» Record extracts:
--- START ---
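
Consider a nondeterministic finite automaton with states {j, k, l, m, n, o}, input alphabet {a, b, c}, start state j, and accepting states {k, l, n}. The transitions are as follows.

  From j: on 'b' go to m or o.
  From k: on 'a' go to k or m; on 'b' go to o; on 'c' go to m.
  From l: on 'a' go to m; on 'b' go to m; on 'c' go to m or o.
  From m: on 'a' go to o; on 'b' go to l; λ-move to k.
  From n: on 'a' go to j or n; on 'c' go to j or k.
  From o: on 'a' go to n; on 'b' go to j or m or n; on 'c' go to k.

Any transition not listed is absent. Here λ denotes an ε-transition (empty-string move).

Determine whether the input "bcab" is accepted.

Start in {j}.
Read 'b': j→{m, o}; union {m, o}; ε-closure = {k, m, o}.
Read 'c': k→{m}, m→∅, o→{k}; now {k, m}.
Read 'a': k→{k, m}, m→{o}; now {k, m, o}.
Read 'b': k→{o}, m→{l}, o→{j, m, n}; union {j, l, m, n, o}; ε-closure = {j, k, l, m, n, o}.
The final set {j, k, l, m, n, o} contains the accepting states k, l, n.

Yes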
--- END ---
» Instructions to follow: With the string "move" as the key, filter the data above and show the lines that match.

» Task answer:
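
  From m: on 'a' go to o; on 'b' go to l; λ-move to k.
Any transition not listed is absent. Here λ denotes an ε-transition (empty-string move).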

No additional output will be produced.